■ Directions
Only the lines from the one containing "Seedlings are planted" to the end of the records should be given again, word for word and in full.

(Beginning of Information shown)

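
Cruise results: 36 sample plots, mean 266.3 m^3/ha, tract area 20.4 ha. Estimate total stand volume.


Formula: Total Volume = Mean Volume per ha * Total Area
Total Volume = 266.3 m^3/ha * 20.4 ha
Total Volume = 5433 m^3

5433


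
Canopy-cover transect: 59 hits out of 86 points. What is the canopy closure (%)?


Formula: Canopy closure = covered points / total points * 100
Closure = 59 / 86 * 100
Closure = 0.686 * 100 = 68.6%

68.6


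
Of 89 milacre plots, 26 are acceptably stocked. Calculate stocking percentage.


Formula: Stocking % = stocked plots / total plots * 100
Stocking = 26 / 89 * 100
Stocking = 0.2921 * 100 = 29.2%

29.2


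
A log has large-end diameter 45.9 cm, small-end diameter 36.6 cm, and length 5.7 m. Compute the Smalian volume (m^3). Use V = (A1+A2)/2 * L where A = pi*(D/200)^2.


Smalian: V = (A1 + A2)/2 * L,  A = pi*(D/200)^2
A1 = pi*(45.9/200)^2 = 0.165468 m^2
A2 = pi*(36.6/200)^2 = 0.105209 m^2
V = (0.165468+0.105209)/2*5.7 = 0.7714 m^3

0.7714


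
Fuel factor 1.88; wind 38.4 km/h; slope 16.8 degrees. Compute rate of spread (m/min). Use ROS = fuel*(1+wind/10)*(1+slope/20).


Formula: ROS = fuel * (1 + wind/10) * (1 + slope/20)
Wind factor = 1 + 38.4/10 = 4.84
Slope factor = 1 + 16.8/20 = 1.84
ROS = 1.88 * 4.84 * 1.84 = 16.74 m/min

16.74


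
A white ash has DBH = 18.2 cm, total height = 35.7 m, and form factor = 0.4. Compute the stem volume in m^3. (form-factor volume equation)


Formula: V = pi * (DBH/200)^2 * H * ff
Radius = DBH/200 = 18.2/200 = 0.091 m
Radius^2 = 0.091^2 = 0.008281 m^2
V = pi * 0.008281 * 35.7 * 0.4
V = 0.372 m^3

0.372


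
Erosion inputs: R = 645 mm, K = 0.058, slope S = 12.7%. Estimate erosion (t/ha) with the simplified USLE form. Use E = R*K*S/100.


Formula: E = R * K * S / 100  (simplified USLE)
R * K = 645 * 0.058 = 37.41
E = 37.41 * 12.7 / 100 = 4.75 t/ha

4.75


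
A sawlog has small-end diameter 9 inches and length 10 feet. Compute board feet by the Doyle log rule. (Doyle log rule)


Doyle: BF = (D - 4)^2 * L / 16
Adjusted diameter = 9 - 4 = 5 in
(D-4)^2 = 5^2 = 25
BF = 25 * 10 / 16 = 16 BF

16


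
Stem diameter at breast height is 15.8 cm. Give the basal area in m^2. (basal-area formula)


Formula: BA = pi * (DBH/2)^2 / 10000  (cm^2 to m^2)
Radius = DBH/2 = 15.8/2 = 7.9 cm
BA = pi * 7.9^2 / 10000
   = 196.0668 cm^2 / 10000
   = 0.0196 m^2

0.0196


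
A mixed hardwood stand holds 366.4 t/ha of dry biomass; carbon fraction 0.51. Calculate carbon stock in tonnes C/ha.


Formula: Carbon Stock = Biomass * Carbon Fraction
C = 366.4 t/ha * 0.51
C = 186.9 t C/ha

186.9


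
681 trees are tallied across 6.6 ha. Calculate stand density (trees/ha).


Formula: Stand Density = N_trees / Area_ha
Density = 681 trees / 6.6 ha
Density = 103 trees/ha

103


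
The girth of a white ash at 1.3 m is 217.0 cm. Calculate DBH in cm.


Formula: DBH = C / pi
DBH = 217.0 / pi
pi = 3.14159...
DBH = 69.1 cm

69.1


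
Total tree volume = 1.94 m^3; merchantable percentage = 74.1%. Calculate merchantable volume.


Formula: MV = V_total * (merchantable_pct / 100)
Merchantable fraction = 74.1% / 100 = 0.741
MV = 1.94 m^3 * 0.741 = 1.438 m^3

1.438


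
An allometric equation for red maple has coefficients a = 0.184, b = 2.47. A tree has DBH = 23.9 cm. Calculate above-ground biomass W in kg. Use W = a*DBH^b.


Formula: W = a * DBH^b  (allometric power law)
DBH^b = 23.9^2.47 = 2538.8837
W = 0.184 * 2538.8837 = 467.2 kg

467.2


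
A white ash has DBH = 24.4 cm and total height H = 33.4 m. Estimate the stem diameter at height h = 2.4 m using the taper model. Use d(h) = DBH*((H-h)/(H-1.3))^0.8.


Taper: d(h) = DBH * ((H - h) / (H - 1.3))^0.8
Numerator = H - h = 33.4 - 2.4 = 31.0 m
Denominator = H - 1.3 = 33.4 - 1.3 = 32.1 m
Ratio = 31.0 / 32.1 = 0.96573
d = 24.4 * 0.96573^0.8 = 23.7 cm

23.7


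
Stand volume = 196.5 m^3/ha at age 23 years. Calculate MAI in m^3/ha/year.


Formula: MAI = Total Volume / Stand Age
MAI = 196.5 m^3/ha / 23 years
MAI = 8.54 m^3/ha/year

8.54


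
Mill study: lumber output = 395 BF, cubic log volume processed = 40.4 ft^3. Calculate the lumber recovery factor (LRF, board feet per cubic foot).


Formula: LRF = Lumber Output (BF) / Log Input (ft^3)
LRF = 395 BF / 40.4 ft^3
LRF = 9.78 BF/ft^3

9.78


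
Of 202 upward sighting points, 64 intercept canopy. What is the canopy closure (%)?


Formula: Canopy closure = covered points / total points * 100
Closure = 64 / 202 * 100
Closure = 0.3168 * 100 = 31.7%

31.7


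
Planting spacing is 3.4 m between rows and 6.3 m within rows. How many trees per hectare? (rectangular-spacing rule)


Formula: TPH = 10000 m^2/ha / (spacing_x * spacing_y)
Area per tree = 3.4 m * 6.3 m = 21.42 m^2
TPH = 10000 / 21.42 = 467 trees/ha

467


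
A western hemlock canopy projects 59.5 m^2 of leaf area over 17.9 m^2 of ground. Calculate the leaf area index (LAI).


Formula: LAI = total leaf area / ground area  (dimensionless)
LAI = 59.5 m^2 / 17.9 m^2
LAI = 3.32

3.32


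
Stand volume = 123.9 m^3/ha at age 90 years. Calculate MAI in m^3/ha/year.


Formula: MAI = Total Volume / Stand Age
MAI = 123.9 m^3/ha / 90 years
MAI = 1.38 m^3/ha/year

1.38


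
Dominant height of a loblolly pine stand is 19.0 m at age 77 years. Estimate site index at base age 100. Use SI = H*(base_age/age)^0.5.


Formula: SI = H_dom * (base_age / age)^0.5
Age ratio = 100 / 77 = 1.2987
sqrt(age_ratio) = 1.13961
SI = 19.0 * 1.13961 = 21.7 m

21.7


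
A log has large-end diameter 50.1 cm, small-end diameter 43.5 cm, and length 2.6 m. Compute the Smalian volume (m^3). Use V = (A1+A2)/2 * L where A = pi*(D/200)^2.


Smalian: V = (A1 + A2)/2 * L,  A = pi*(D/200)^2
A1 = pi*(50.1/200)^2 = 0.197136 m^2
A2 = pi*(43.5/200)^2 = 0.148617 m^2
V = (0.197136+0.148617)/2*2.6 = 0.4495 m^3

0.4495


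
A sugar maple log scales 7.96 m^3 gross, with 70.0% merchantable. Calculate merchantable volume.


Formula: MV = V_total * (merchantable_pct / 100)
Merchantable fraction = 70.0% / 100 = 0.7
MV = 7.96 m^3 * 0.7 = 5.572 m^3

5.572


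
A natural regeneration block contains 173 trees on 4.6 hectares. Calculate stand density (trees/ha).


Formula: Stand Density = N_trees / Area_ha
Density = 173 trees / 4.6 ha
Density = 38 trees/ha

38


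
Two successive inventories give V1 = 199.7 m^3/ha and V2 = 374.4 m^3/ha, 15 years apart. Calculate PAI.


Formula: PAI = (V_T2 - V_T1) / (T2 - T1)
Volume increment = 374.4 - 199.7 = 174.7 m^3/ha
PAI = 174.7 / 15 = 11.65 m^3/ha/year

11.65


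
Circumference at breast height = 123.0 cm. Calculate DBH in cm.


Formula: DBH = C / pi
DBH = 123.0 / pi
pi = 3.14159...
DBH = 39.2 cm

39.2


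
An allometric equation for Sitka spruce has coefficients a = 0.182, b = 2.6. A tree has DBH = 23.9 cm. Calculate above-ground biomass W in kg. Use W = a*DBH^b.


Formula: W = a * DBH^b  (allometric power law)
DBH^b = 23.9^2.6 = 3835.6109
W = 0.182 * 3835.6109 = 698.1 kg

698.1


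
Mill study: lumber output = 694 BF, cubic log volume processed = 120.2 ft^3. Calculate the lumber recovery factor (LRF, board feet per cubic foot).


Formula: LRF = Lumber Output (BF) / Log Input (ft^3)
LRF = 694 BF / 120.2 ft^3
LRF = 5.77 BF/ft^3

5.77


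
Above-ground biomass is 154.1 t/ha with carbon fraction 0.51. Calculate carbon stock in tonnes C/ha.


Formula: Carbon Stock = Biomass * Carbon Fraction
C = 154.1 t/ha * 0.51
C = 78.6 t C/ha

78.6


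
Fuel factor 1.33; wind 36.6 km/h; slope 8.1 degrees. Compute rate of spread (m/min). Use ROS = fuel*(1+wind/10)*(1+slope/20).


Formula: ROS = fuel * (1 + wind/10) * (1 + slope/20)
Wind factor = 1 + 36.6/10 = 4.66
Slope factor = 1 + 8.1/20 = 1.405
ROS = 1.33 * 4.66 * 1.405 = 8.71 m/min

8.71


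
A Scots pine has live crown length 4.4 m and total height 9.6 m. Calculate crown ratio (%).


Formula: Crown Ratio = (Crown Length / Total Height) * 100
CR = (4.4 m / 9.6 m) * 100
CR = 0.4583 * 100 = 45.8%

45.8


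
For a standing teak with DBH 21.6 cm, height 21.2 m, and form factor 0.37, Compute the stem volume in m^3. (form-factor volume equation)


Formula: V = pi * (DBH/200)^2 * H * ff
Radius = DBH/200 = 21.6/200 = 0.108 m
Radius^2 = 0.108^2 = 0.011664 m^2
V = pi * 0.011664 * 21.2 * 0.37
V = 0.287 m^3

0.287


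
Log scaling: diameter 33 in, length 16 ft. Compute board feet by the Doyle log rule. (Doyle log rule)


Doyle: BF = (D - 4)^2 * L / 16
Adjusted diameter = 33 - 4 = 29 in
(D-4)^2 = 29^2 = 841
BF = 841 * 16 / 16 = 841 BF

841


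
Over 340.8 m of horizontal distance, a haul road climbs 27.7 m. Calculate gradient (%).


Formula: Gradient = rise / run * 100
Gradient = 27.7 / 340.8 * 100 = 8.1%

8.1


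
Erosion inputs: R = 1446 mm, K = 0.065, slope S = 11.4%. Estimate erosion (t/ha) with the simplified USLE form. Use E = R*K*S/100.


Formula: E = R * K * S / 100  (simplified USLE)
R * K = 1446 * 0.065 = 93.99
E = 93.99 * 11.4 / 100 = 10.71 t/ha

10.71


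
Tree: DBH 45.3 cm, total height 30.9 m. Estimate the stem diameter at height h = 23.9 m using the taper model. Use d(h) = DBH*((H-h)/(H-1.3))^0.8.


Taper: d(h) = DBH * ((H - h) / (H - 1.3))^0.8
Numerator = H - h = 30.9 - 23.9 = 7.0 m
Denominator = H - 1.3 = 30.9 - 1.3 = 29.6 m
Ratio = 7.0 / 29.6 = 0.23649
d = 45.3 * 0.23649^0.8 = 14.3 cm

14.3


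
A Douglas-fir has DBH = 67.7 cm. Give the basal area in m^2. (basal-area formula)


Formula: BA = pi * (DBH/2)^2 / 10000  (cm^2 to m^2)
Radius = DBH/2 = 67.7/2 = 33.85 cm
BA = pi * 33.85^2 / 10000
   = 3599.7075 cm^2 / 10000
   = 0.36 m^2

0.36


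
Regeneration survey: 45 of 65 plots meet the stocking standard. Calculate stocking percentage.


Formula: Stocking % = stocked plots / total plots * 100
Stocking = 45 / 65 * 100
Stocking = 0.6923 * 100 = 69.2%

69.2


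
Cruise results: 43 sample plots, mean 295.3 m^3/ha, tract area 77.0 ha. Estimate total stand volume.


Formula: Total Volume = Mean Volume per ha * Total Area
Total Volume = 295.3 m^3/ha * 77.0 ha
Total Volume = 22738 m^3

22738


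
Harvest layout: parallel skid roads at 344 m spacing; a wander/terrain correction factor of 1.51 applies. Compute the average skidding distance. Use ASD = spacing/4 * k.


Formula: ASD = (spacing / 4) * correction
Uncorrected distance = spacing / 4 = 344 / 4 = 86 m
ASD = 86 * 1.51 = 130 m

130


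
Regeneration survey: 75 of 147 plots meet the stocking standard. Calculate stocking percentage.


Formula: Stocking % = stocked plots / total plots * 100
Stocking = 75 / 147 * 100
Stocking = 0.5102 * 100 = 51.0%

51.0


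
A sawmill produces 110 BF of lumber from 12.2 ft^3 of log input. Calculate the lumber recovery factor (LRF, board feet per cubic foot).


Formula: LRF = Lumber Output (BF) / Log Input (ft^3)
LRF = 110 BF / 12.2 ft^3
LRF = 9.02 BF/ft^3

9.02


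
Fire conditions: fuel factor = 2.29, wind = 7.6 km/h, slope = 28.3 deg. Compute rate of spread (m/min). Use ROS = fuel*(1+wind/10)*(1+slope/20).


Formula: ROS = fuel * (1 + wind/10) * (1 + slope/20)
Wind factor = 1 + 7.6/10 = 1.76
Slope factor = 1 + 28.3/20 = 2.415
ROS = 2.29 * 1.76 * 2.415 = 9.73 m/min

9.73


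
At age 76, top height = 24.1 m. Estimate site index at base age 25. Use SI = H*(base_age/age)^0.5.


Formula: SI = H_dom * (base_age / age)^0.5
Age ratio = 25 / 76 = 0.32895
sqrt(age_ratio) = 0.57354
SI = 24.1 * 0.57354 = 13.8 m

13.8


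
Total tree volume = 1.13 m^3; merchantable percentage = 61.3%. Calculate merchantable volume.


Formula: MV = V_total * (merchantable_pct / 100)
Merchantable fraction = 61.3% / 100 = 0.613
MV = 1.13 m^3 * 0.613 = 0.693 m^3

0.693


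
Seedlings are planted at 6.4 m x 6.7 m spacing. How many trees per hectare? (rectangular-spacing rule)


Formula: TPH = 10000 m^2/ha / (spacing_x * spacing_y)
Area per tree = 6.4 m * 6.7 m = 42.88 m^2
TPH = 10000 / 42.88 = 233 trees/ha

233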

(End of Information shown)

■ Response
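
Seedlings are planted at 6.4 m x 6.7 m spacing. How many trees per hectare? (rectangular-spacing rule)


Formula: TPH = 10000 m^2/ha / (spacing_x * spacing_y)
Area per tree = 6.4 m * 6.7 m = 42.88 m^2
TPH = 10000 / 42.88 = 233 trees/ha

233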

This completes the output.